Start of Input data
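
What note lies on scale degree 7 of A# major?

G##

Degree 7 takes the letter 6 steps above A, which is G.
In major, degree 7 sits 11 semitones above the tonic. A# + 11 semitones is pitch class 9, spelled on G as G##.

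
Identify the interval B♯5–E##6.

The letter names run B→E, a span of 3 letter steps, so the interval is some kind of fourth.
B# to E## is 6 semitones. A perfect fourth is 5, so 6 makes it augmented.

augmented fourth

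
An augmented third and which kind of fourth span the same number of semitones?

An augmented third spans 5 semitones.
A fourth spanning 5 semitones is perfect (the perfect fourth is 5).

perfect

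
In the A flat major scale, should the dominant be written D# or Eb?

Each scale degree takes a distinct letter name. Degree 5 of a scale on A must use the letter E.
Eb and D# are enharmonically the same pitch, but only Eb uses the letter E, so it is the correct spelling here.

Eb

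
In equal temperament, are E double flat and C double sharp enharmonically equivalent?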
End of Input data
Start of Input data
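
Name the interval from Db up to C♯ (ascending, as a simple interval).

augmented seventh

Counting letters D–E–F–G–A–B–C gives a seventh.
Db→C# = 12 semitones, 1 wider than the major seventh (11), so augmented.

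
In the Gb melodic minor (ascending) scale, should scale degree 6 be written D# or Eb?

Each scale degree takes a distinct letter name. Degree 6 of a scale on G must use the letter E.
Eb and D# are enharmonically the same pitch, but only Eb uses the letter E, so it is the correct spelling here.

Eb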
End of Input data
[Task instructions]: Considering only the material above, set down every line from the one with "What note lies on scale degree 7 of A# major?" to the one with "In equal temperament, are", inclusive, exactly as written.

[Your response]:
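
What note lies on scale degree 7 of A# major?

G##

Degree 7 takes the letter 6 steps above A, which is G.
In major, degree 7 sits 11 semitones above the tonic. A# + 11 semitones is pitch class 9, spelled on G as G##.

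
Identify the interval B♯5–E##6.

The letter names run B→E, a span of 3 letter steps, so the interval is some kind of fourth.
B# to E## is 6 semitones. A perfect fourth is 5, so 6 makes it augmented.

augmented fourth

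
An augmented third and which kind of fourth span the same number of semitones?

An augmented third spans 5 semitones.
A fourth spanning 5 semitones is perfect (the perfect fourth is 5).

perfect

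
In the A flat major scale, should the dominant be written D# or Eb?

Each scale degree takes a distinct letter name. Degree 5 of a scale on A must use the letter E.
Eb and D# are enharmonically the same pitch, but only Eb uses the letter E, so it is the correct spelling here.

Eb

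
In equal temperament, are E double flat and C double sharp enharmonically equivalent?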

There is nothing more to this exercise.